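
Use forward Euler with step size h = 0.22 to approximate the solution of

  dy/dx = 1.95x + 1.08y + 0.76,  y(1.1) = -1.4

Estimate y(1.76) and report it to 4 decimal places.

Euler: y_{n+1} = y_n + h·f(x_n, y_n).
x=1.100000, y=-1.400000: f=1.393000 → y ← -1.400000 + 0.22·1.393000 = -1.093540
x=1.320000, y=-1.093540: f=2.152977 → y ← -1.093540 + 0.22·2.152977 = -0.619885
x=1.540000, y=-0.619885: f=3.093524 → y ← -0.619885 + 0.22·3.093524 = 0.060690
y(1.76) ≈ 0.0607

0.0607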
====
About this exercise - Nothing should be omitted or altered. Retype the records exactly.

Answer for the task -
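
Use forward Euler with step size h = 0.22 to approximate the solution of

  dy/dx = 1.95x + 1.08y + 0.76,  y(1.1) = -1.4

Estimate y(1.76) and report it to 4 decimal places.

Euler: y_{n+1} = y_n + h·f(x_n, y_n).
x=1.100000, y=-1.400000: f=1.393000 → y ← -1.400000 + 0.22·1.393000 = -1.093540
x=1.320000, y=-1.093540: f=2.152977 → y ← -1.093540 + 0.22·2.152977 = -0.619885
x=1.540000, y=-0.619885: f=3.093524 → y ← -0.619885 + 0.22·3.093524 = 0.060690
y(1.76) ≈ 0.0607

0.0607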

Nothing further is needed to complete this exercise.